PROBLEM DESCRIPTION:
An exact copy of all the data is required.

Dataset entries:
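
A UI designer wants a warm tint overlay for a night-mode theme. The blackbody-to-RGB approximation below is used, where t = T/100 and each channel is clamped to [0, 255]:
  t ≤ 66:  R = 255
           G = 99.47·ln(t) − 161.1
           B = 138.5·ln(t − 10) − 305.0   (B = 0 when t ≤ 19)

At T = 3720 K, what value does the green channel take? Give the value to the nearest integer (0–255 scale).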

SOLUTION TO THIS PROBLEM:
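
A UI designer wants a warm tint overlay for a night-mode theme. The blackbody-to-RGB approximation below is used, where t = T/100 and each channel is clamped to [0, 255]:
  t ≤ 66:  R = 255
           G = 99.47·ln(t) − 161.1
           B = 138.5·ln(t − 10) − 305.0   (B = 0 when t ≤ 19)

At T = 3720 K, what value does the green channel take? Give the value to the nearest integer (0–255 scale).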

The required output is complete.